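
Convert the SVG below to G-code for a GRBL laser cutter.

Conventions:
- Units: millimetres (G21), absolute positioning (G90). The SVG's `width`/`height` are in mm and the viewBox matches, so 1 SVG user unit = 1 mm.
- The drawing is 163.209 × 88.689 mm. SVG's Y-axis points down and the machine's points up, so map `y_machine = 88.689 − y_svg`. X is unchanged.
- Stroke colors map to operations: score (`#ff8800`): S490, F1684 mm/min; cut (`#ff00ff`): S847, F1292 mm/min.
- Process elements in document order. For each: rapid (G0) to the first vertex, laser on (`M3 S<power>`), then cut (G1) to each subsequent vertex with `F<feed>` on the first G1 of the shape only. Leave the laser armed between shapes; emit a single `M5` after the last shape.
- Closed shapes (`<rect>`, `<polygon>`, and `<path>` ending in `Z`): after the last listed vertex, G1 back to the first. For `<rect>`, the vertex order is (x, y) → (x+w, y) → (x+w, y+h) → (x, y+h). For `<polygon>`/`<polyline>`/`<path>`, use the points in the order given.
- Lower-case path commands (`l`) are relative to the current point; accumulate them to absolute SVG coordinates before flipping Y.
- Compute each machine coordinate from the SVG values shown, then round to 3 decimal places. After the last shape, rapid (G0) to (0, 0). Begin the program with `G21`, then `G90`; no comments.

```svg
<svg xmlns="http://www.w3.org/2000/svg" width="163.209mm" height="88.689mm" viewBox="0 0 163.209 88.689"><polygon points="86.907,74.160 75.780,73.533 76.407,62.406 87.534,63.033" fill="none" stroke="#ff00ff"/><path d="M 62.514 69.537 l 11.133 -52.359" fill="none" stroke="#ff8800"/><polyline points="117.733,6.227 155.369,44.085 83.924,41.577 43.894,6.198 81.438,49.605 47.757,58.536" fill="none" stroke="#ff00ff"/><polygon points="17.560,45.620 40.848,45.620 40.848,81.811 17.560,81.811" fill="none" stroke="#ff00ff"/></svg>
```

G21
G90
G0 X86.907 Y14.529
M3 S847
G1 X75.780 Y15.156 F1292
G1 X76.407 Y26.283
G1 X87.534 Y25.656
G1 X86.907 Y14.529
G0 X62.514 Y19.152
M3 S490
G1 X73.647 Y71.511 F1684
G0 X117.733 Y82.462
M3 S847
G1 X155.369 Y44.604 F1292
G1 X83.924 Y47.112
G1 X43.894 Y82.491
G1 X81.438 Y39.084
G1 X47.757 Y30.153
G0 X17.560 Y43.069
M3 S847
G1 X40.848 Y43.069 F1292
G1 X40.848 Y6.878
G1 X17.560 Y6.878
G1 X17.560 Y43.069
M5
G0 X0.000 Y0.000

viewBox `0 0 163.209 88.689` with mm width/height → 1 unit = 1 mm. Flip: y_m = 88.689 − y_svg.

**Shape 1** — `<polygon>` regular polygon, stroke `#ff00ff` → cut (S847, F1292). Machine vertices: (86.907,14.529) → (75.780,15.156) → (76.407,26.283) → (87.534,25.656) → (86.907,14.529). Closed: final G1 returns to the first vertex.

**Shape 2** — `<path>` line segment, stroke `#ff8800` → score (S490, F1684). Machine vertices: (62.514,19.152) → (73.647,71.511). Open path.

**Shape 3** — `<polyline>` open polyline, stroke `#ff00ff` → cut (S847, F1292). Machine vertices: (117.733,82.462) → (155.369,44.604) → (83.924,47.112) → (43.894,82.491) → (81.438,39.084) → (47.757,30.153). Open path.

**Shape 4** — `<polygon>` rectangle, stroke `#ff00ff` → cut (S847, F1292). Machine vertices: (17.560,43.069) → (40.848,43.069) → (40.848,6.878) → (17.560,6.878) → (17.560,43.069). Closed: final G1 returns to the first vertex.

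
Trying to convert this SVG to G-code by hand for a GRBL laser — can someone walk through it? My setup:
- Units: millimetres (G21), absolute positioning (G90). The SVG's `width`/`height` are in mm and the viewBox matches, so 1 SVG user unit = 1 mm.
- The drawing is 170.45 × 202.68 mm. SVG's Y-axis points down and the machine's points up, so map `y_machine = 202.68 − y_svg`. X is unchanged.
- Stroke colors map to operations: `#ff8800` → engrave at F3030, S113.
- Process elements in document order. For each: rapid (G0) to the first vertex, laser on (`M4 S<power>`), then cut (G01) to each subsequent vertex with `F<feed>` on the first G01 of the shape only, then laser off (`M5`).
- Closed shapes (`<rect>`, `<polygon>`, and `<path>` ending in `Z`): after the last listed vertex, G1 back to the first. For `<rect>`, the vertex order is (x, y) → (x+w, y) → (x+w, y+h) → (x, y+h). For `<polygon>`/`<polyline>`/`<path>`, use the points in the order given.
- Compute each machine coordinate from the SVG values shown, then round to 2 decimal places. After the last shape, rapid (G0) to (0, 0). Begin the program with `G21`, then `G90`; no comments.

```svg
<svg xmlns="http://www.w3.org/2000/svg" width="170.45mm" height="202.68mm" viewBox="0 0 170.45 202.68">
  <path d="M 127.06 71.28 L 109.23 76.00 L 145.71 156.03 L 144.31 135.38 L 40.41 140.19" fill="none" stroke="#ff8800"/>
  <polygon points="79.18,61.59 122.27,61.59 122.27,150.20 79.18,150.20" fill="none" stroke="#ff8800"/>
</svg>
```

G21
G90
G0 X127.06 Y131.40
M4 S113
G01 X109.23 Y126.68 F3030
G01 X145.71 Y46.65
G01 X144.31 Y67.30
G01 X40.41 Y62.49
M5
G0 X79.18 Y141.09
M4 S113
G01 X122.27 Y141.09 F3030
G01 X122.27 Y52.48
G01 X79.18 Y52.48
G01 X79.18 Y141.09
M5
G0 X0.00 Y0.00

viewBox `0 0 170.45 202.68` with mm width/height → 1 unit = 1 mm. Flip: y_m = 202.68 − y_svg.

**Shape 1** — `<path>` open polyline, stroke `#ff8800` → engrave (S113, F3030). Machine vertices: (127.06,131.40) → (109.23,126.68) → (145.71,46.65) → (144.31,67.30) → (40.41,62.49). Open path.

**Shape 2** — `<polygon>` rectangle, stroke `#ff8800` → engrave (S113, F3030). Machine vertices: (79.18,141.09) → (122.27,141.09) → (122.27,52.48) → (79.18,52.48) → (79.18,141.09). Closed: final G1 returns to the first vertex.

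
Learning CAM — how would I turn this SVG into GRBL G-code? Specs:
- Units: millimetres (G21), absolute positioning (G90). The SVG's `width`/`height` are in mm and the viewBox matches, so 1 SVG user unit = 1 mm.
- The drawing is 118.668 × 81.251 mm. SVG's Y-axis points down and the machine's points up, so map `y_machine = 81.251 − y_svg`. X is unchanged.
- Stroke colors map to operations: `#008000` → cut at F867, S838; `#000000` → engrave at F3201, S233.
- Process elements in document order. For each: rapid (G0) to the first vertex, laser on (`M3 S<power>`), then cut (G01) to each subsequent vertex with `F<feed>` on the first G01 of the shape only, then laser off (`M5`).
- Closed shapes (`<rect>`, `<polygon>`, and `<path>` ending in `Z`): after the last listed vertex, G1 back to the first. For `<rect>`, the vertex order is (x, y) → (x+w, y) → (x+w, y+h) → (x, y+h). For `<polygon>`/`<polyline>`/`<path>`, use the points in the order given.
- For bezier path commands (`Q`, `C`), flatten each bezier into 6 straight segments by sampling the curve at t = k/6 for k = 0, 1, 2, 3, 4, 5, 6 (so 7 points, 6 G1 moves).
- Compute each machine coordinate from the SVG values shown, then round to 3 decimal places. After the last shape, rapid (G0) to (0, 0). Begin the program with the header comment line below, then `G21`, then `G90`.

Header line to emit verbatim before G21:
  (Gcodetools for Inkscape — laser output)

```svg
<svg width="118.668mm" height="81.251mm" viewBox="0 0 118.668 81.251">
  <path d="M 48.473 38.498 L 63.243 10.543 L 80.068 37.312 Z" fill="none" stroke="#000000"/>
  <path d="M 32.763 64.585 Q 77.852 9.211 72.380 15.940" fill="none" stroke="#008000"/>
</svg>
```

(Gcodetools for Inkscape — laser output)
G21
G90
G0 X48.473 Y42.753
M3 S233
G01 X63.243 Y70.708 F3201
G01 X80.068 Y43.939
G01 X48.473 Y42.753
M5
G0 X32.763 Y16.666
M3 S838
G01 X46.388 Y33.399 F867
G01 X57.204 Y46.682
G01 X65.212 Y56.514
G01 X70.410 Y62.897
G01 X72.800 Y65.829
G01 X72.380 Y65.311
M5
G0 X0.000 Y0.000

viewBox `0 0 118.668 81.251` with mm width/height → 1 unit = 1 mm. Flip: y_m = 81.251 − y_svg.

**Shape 1** — `<path>` regular polygon, stroke `#000000` → engrave (S233, F3201). Machine vertices: (48.473,42.753) → (63.243,70.708) → (80.068,43.939) → (48.473,42.753). Closed: final G1 returns to the first vertex.

**Shape 2** — `<path>` quadratic bezier, stroke `#008000` → cut (S838, F867). Control points (SVG): P0=(32.763,64.585), P1=(77.852,9.211), P2=(72.380,15.940); sampled at t=k/6. Machine vertices: (32.763,16.666) → (46.388,33.399) → (57.204,46.682) → (65.212,56.514) → (70.410,62.897) → (72.800,65.829) → (72.380,65.311). Open path.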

Activity
The count, and nothing else: how many lines of the entries contain the word "emit"?

Task solution
2